Task directions: Once the data has been read, return all of it precisely as written.
START Record extracts
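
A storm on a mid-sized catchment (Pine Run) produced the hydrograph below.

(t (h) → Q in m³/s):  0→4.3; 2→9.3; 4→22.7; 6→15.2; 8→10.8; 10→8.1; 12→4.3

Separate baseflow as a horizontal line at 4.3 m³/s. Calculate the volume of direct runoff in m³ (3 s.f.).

V ≈ 3.21 × 10^5 m³

Direct-runoff ordinates (Q − Q_b): 0.0, 5.0, 18.4, 10.9, 6.5, 3.8, 0.0 m³/s.
ΣQ_DR = 44.60 m³/s.
With Δt = 2 h = 7200 s, V = ΣQ_DR · Δt = 44.60 × 7200 = 3.21 × 10^5 m³.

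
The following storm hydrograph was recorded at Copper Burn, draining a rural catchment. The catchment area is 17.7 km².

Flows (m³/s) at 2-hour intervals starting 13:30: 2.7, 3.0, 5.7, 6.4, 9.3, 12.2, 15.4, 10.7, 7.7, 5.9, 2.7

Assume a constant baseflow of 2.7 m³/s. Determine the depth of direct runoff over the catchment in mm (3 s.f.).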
END Record extracts
Your solution:
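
A storm on a mid-sized catchment (Pine Run) produced the hydrograph below.

(t (h) → Q in m³/s):  0→4.3; 2→9.3; 4→22.7; 6→15.2; 8→10.8; 10→8.1; 12→4.3

Separate baseflow as a horizontal line at 4.3 m³/s. Calculate the volume of direct runoff in m³ (3 s.f.).

V ≈ 3.21 × 10^5 m³

Direct-runoff ordinates (Q − Q_b): 0.0, 5.0, 18.4, 10.9, 6.5, 3.8, 0.0 m³/s.
ΣQ_DR = 44.60 m³/s.
With Δt = 2 h = 7200 s, V = ΣQ_DR · Δt = 44.60 × 7200 = 3.21 × 10^5 m³.

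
The following storm hydrograph was recorded at Copper Burn, draining a rural catchment. The catchment area is 17.7 km².

Flows (m³/s) at 2-hour intervals starting 13:30: 2.7, 3.0, 5.7, 6.4, 9.3, 12.2, 15.4, 10.7, 7.7, 5.9, 2.7

Assume a constant baseflow of 2.7 m³/s. Determine the depth of direct runoff over the catchment in mm (3 s.f.).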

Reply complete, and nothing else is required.